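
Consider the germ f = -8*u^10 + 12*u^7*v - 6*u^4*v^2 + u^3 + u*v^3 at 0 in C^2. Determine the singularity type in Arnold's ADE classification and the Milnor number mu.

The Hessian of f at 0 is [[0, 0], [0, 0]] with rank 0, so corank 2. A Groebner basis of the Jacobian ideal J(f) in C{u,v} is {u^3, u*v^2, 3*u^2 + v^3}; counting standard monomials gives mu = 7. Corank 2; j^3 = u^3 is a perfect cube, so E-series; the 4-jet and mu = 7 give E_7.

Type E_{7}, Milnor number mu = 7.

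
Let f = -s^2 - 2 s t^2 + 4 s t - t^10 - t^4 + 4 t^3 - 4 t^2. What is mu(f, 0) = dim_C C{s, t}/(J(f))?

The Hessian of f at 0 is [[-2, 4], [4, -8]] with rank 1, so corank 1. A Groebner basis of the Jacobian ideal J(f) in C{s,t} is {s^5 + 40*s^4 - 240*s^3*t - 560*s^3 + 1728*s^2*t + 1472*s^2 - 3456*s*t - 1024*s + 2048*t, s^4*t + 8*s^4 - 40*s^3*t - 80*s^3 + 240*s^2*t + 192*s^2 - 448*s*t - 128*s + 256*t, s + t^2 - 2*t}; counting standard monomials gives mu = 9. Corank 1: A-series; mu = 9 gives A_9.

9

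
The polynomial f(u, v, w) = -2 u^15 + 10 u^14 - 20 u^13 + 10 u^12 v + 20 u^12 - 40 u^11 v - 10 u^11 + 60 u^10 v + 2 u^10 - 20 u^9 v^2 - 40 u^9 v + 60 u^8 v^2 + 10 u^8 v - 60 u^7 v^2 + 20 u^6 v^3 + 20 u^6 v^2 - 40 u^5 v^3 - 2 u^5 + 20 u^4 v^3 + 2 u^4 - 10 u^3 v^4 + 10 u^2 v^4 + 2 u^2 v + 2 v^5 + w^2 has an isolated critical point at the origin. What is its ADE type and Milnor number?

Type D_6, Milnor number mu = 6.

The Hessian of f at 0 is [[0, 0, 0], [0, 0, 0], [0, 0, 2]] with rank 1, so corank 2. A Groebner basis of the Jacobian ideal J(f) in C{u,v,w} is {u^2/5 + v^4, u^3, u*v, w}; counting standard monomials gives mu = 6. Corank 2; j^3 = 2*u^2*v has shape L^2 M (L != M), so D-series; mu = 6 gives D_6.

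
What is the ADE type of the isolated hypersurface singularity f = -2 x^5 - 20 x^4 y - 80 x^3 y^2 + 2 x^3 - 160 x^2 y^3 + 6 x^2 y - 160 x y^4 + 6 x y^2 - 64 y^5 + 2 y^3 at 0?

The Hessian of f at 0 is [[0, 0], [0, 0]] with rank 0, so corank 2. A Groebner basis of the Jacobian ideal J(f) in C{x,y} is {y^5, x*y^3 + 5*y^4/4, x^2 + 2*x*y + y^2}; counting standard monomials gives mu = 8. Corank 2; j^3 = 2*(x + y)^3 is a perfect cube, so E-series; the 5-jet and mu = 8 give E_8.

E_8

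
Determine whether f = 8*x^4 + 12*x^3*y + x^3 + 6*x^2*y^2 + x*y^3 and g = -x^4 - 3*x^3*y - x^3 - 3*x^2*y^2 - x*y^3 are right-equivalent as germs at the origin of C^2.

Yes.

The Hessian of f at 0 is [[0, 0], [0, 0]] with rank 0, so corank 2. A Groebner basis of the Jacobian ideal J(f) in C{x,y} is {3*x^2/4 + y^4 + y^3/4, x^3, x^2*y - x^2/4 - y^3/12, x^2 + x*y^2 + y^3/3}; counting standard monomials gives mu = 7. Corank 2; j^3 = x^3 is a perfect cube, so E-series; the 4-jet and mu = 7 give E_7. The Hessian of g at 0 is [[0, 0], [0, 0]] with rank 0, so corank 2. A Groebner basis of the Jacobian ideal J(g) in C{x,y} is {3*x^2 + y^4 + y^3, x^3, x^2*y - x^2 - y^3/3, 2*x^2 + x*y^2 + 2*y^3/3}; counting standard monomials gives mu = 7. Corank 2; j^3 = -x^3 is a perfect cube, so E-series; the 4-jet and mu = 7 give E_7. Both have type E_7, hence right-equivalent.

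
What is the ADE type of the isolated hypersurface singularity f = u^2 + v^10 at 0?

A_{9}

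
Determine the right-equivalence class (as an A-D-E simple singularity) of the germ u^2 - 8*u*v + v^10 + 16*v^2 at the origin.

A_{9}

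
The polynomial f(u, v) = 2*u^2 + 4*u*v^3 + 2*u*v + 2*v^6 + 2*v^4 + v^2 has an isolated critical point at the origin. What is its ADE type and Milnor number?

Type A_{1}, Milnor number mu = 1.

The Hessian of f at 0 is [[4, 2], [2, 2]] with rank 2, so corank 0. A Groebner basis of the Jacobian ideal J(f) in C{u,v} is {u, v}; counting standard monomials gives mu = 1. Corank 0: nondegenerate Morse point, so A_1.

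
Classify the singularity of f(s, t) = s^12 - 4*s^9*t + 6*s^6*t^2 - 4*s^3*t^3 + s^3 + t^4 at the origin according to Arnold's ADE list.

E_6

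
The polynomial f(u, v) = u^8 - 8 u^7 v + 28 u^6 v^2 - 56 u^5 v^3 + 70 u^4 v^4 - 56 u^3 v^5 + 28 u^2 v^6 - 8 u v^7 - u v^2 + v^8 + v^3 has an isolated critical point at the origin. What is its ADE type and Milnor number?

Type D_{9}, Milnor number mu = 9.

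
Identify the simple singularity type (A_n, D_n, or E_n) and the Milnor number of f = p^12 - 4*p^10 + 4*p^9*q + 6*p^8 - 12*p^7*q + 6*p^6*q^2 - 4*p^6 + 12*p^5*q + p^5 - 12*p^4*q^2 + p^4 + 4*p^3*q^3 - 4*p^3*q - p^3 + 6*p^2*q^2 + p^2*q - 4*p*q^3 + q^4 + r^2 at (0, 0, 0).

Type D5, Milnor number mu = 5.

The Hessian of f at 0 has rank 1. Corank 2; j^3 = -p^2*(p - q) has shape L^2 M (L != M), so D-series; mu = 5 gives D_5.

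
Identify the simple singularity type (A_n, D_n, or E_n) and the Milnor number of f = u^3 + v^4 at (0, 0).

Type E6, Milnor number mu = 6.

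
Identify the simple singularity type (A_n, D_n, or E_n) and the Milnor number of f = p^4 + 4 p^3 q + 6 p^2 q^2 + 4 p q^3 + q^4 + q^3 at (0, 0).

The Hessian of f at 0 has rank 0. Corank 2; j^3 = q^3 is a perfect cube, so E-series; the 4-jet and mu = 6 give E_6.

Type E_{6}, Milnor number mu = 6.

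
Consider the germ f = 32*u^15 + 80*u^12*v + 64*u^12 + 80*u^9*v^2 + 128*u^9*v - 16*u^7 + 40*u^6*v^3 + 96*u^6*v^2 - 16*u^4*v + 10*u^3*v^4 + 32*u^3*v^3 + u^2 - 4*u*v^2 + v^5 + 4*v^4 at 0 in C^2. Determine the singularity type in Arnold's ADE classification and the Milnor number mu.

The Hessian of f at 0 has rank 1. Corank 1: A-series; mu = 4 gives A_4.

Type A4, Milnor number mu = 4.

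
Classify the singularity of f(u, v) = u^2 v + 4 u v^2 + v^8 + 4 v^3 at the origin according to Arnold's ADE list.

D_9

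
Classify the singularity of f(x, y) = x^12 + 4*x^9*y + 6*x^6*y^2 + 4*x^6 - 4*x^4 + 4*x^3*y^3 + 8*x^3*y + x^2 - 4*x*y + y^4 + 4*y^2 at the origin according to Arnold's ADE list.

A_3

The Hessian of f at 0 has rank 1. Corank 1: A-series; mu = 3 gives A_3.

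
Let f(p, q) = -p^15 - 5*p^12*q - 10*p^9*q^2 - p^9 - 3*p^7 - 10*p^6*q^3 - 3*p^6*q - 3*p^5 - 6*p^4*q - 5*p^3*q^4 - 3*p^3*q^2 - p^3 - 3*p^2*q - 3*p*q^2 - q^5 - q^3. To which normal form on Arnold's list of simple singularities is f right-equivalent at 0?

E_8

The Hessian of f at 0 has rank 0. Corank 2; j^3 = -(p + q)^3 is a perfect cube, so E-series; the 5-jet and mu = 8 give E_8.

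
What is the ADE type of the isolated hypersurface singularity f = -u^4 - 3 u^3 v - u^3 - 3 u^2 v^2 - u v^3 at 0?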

————————

■ **EXERCISE OBJECTIVE**
After locating the line containing "Classify the singularity of f(u, v)", give that line and every later line of the listing again exactly, up to and including the last.

■ **RESPONSE FOR THIS EXERCISE**
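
Classify the singularity of f(u, v) = u^2 v + 4 u v^2 + v^8 + 4 v^3 at the origin according to Arnold's ADE list.

D_9

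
Classify the singularity of f(x, y) = x^12 + 4*x^9*y + 6*x^6*y^2 + 4*x^6 - 4*x^4 + 4*x^3*y^3 + 8*x^3*y + x^2 - 4*x*y + y^4 + 4*y^2 at the origin according to Arnold's ADE list.

A_3

The Hessian of f at 0 has rank 1. Corank 1: A-series; mu = 3 gives A_3.

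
Let f(p, q) = -p^15 - 5*p^12*q - 10*p^9*q^2 - p^9 - 3*p^7 - 10*p^6*q^3 - 3*p^6*q - 3*p^5 - 6*p^4*q - 5*p^3*q^4 - 3*p^3*q^2 - p^3 - 3*p^2*q - 3*p*q^2 - q^5 - q^3. To which normal form on Arnold's list of simple singularities is f right-equivalent at 0?

E_8

The Hessian of f at 0 has rank 0. Corank 2; j^3 = -(p + q)^3 is a perfect cube, so E-series; the 5-jet and mu = 8 give E_8.

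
What is the ADE type of the isolated hypersurface singularity f = -u^4 - 3 u^3 v - u^3 - 3 u^2 v^2 - u v^3 at 0?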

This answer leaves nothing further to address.